* What the task requires
Print out the entries that follow exactly, missing none.

* Data extract
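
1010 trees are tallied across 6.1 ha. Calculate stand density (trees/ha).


Formula: Stand Density = N_trees / Area_ha
Density = 1010 trees / 6.1 ha
Density = 166 trees/ha

166


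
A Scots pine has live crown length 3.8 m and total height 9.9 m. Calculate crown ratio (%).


Formula: Crown Ratio = (Crown Length / Total Height) * 100
CR = (3.8 m / 9.9 m) * 100
CR = 0.3838 * 100 = 38.4%

38.4


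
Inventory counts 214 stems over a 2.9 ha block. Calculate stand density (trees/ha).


Formula: Stand Density = N_trees / Area_ha
Density = 214 trees / 2.9 ha
Density = 74 trees/ha

74


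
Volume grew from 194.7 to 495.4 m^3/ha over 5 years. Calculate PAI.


Formula: PAI = (V_T2 - V_T1) / (T2 - T1)
Volume increment = 495.4 - 194.7 = 300.7 m^3/ha
PAI = 300.7 / 5 = 60.14 m^3/ha/year

60.14


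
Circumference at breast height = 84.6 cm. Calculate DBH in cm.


Formula: DBH = C / pi
DBH = 84.6 / pi
pi = 3.14159...
DBH = 26.9 cm

26.9


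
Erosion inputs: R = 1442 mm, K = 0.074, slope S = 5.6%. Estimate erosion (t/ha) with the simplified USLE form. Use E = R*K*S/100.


Formula: E = R * K * S / 100  (simplified USLE)
R * K = 1442 * 0.074 = 106.708
E = 106.708 * 5.6 / 100 = 5.98 t/ha

5.98


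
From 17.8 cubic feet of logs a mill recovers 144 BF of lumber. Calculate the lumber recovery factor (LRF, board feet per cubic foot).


Formula: LRF = Lumber Output (BF) / Log Input (ft^3)
LRF = 144 BF / 17.8 ft^3
LRF = 8.09 BF/ft^3

8.09


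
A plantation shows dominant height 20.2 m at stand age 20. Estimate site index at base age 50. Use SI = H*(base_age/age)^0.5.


Formula: SI = H_dom * (base_age / age)^0.5
Age ratio = 50 / 20 = 2.5
sqrt(age_ratio) = 1.58114
SI = 20.2 * 1.58114 = 31.9 m

31.9


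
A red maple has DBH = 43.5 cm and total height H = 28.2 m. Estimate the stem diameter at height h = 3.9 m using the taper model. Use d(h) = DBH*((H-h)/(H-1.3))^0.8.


Taper: d(h) = DBH * ((H - h) / (H - 1.3))^0.8
Numerator = H - h = 28.2 - 3.9 = 24.3 m
Denominator = H - 1.3 = 28.2 - 1.3 = 26.9 m
Ratio = 24.3 / 26.9 = 0.90335
d = 43.5 * 0.90335^0.8 = 40.1 cm

40.1


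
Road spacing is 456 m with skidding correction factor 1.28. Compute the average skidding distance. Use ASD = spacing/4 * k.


Formula: ASD = (spacing / 4) * correction
Uncorrected distance = spacing / 4 = 456 / 4 = 114 m
ASD = 114 * 1.28 = 146 m

146


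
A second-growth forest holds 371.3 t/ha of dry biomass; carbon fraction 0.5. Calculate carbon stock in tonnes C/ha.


Formula: Carbon Stock = Biomass * Carbon Fraction
C = 371.3 t/ha * 0.5
C = 185.7 t C/ha

185.7


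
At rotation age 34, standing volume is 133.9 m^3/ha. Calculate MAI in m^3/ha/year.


Formula: MAI = Total Volume / Stand Age
MAI = 133.9 m^3/ha / 34 years
MAI = 3.94 m^3/ha/year

3.94


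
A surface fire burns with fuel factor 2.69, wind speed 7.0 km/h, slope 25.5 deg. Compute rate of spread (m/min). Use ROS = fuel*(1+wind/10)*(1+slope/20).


Formula: ROS = fuel * (1 + wind/10) * (1 + slope/20)
Wind factor = 1 + 7.0/10 = 1.7
Slope factor = 1 + 25.5/20 = 2.275
ROS = 2.69 * 1.7 * 2.275 = 10.4 m/min

10.4


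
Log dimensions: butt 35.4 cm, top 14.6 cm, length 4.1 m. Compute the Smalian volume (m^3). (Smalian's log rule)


Smalian: V = (A1 + A2)/2 * L,  A = pi*(D/200)^2
A1 = pi*(35.4/200)^2 = 0.098423 m^2
A2 = pi*(14.6/200)^2 = 0.016742 m^2
V = (0.098423+0.016742)/2*4.1 = 0.2361 m^3

0.2361


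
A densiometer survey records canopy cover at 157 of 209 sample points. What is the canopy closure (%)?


Formula: Canopy closure = covered points / total points * 100
Closure = 157 / 209 * 100
Closure = 0.7512 * 100 = 75.1%

75.1


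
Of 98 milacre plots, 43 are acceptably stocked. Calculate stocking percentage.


Formula: Stocking % = stocked plots / total plots * 100
Stocking = 43 / 98 * 100
Stocking = 0.4388 * 100 = 43.9%

43.9


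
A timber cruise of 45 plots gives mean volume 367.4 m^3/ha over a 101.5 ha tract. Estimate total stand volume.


Formula: Total Volume = Mean Volume per ha * Total Area
Total Volume = 367.4 m^3/ha * 101.5 ha
Total Volume = 37291 m^3

37291


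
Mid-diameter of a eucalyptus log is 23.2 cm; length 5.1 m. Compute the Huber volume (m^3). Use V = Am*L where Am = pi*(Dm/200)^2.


Huber: V = Am * L,  Am = pi*(Dm/200)^2
Am = pi*(23.2/200)^2 = 0.042273 m^2
V = 0.042273*5.1 = 0.2156 m^3

0.2156


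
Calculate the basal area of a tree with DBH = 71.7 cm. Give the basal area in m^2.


Formula: BA = pi * (DBH/2)^2 / 10000  (cm^2 to m^2)
Radius = DBH/2 = 71.7/2 = 35.85 cm
BA = pi * 35.85^2 / 10000
   = 4037.6456 cm^2 / 10000
   = 0.4038 m^2

0.4038


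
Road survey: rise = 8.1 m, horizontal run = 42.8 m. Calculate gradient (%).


Formula: Gradient = rise / run * 100
Gradient = 8.1 / 42.8 * 100 = 18.9%

18.9


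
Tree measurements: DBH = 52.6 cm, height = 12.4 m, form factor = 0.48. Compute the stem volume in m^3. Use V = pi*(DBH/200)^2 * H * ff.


Formula: V = pi * (DBH/200)^2 * H * ff
Radius = DBH/200 = 52.6/200 = 0.263 m
Radius^2 = 0.263^2 = 0.069169 m^2
V = pi * 0.069169 * 12.4 * 0.48
V = 1.293 m^3

1.293


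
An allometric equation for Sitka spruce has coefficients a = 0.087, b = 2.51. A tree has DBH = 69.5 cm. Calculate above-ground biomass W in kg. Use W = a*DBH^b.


Formula: W = a * DBH^b  (allometric power law)
DBH^b = 69.5^2.51 = 42012.8225
W = 0.087 * 42012.8225 = 3655.1 kg

3655.1


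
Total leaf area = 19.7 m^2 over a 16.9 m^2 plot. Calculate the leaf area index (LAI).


Formula: LAI = total leaf area / ground area  (dimensionless)
LAI = 19.7 m^2 / 16.9 m^2
LAI = 1.17

1.17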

* Written answer
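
1010 trees are tallied across 6.1 ha. Calculate stand density (trees/ha).


Formula: Stand Density = N_trees / Area_ha
Density = 1010 trees / 6.1 ha
Density = 166 trees/ha

166


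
A Scots pine has live crown length 3.8 m and total height 9.9 m. Calculate crown ratio (%).


Formula: Crown Ratio = (Crown Length / Total Height) * 100
CR = (3.8 m / 9.9 m) * 100
CR = 0.3838 * 100 = 38.4%

38.4


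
Inventory counts 214 stems over a 2.9 ha block. Calculate stand density (trees/ha).


Formula: Stand Density = N_trees / Area_ha
Density = 214 trees / 2.9 ha
Density = 74 trees/ha

74


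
Volume grew from 194.7 to 495.4 m^3/ha over 5 years. Calculate PAI.


Formula: PAI = (V_T2 - V_T1) / (T2 - T1)
Volume increment = 495.4 - 194.7 = 300.7 m^3/ha
PAI = 300.7 / 5 = 60.14 m^3/ha/year

60.14


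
Circumference at breast height = 84.6 cm. Calculate DBH in cm.


Formula: DBH = C / pi
DBH = 84.6 / pi
pi = 3.14159...
DBH = 26.9 cm

26.9


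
Erosion inputs: R = 1442 mm, K = 0.074, slope S = 5.6%. Estimate erosion (t/ha) with the simplified USLE form. Use E = R*K*S/100.


Formula: E = R * K * S / 100  (simplified USLE)
R * K = 1442 * 0.074 = 106.708
E = 106.708 * 5.6 / 100 = 5.98 t/ha

5.98


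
From 17.8 cubic feet of logs a mill recovers 144 BF of lumber. Calculate the lumber recovery factor (LRF, board feet per cubic foot).


Formula: LRF = Lumber Output (BF) / Log Input (ft^3)
LRF = 144 BF / 17.8 ft^3
LRF = 8.09 BF/ft^3

8.09


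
A plantation shows dominant height 20.2 m at stand age 20. Estimate site index at base age 50. Use SI = H*(base_age/age)^0.5.


Formula: SI = H_dom * (base_age / age)^0.5
Age ratio = 50 / 20 = 2.5
sqrt(age_ratio) = 1.58114
SI = 20.2 * 1.58114 = 31.9 m

31.9


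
A red maple has DBH = 43.5 cm and total height H = 28.2 m. Estimate the stem diameter at height h = 3.9 m using the taper model. Use d(h) = DBH*((H-h)/(H-1.3))^0.8.


Taper: d(h) = DBH * ((H - h) / (H - 1.3))^0.8
Numerator = H - h = 28.2 - 3.9 = 24.3 m
Denominator = H - 1.3 = 28.2 - 1.3 = 26.9 m
Ratio = 24.3 / 26.9 = 0.90335
d = 43.5 * 0.90335^0.8 = 40.1 cm

40.1


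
Road spacing is 456 m with skidding correction factor 1.28. Compute the average skidding distance. Use ASD = spacing/4 * k.


Formula: ASD = (spacing / 4) * correction
Uncorrected distance = spacing / 4 = 456 / 4 = 114 m
ASD = 114 * 1.28 = 146 m

146


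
A second-growth forest holds 371.3 t/ha of dry biomass; carbon fraction 0.5. Calculate carbon stock in tonnes C/ha.


Formula: Carbon Stock = Biomass * Carbon Fraction
C = 371.3 t/ha * 0.5
C = 185.7 t C/ha

185.7


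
At rotation age 34, standing volume is 133.9 m^3/ha. Calculate MAI in m^3/ha/year.


Formula: MAI = Total Volume / Stand Age
MAI = 133.9 m^3/ha / 34 years
MAI = 3.94 m^3/ha/year

3.94


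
A surface fire burns with fuel factor 2.69, wind speed 7.0 km/h, slope 25.5 deg. Compute rate of spread (m/min). Use ROS = fuel*(1+wind/10)*(1+slope/20).


Formula: ROS = fuel * (1 + wind/10) * (1 + slope/20)
Wind factor = 1 + 7.0/10 = 1.7
Slope factor = 1 + 25.5/20 = 2.275
ROS = 2.69 * 1.7 * 2.275 = 10.4 m/min

10.4


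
Log dimensions: butt 35.4 cm, top 14.6 cm, length 4.1 m. Compute the Smalian volume (m^3). (Smalian's log rule)


Smalian: V = (A1 + A2)/2 * L,  A = pi*(D/200)^2
A1 = pi*(35.4/200)^2 = 0.098423 m^2
A2 = pi*(14.6/200)^2 = 0.016742 m^2
V = (0.098423+0.016742)/2*4.1 = 0.2361 m^3

0.2361


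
A densiometer survey records canopy cover at 157 of 209 sample points. What is the canopy closure (%)?


Formula: Canopy closure = covered points / total points * 100
Closure = 157 / 209 * 100
Closure = 0.7512 * 100 = 75.1%

75.1


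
Of 98 milacre plots, 43 are acceptably stocked. Calculate stocking percentage.


Formula: Stocking % = stocked plots / total plots * 100
Stocking = 43 / 98 * 100
Stocking = 0.4388 * 100 = 43.9%

43.9


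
A timber cruise of 45 plots gives mean volume 367.4 m^3/ha over a 101.5 ha tract. Estimate total stand volume.


Formula: Total Volume = Mean Volume per ha * Total Area
Total Volume = 367.4 m^3/ha * 101.5 ha
Total Volume = 37291 m^3

37291


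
Mid-diameter of a eucalyptus log is 23.2 cm; length 5.1 m. Compute the Huber volume (m^3). Use V = Am*L where Am = pi*(Dm/200)^2.


Huber: V = Am * L,  Am = pi*(Dm/200)^2
Am = pi*(23.2/200)^2 = 0.042273 m^2
V = 0.042273*5.1 = 0.2156 m^3

0.2156


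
Calculate the basal area of a tree with DBH = 71.7 cm. Give the basal area in m^2.


Formula: BA = pi * (DBH/2)^2 / 10000  (cm^2 to m^2)
Radius = DBH/2 = 71.7/2 = 35.85 cm
BA = pi * 35.85^2 / 10000
   = 4037.6456 cm^2 / 10000
   = 0.4038 m^2

0.4038


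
Road survey: rise = 8.1 m, horizontal run = 42.8 m. Calculate gradient (%).


Formula: Gradient = rise / run * 100
Gradient = 8.1 / 42.8 * 100 = 18.9%

18.9


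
Tree measurements: DBH = 52.6 cm, height = 12.4 m, form factor = 0.48. Compute the stem volume in m^3. Use V = pi*(DBH/200)^2 * H * ff.


Formula: V = pi * (DBH/200)^2 * H * ff
Radius = DBH/200 = 52.6/200 = 0.263 m
Radius^2 = 0.263^2 = 0.069169 m^2
V = pi * 0.069169 * 12.4 * 0.48
V = 1.293 m^3

1.293


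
An allometric equation for Sitka spruce has coefficients a = 0.087, b = 2.51. A tree has DBH = 69.5 cm. Calculate above-ground biomass W in kg. Use W = a*DBH^b.


Formula: W = a * DBH^b  (allometric power law)
DBH^b = 69.5^2.51 = 42012.8225
W = 0.087 * 42012.8225 = 3655.1 kg

3655.1


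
Total leaf area = 19.7 m^2 over a 16.9 m^2 plot. Calculate the leaf area index (LAI).


Formula: LAI = total leaf area / ground area  (dimensionless)
LAI = 19.7 m^2 / 16.9 m^2
LAI = 1.17

1.17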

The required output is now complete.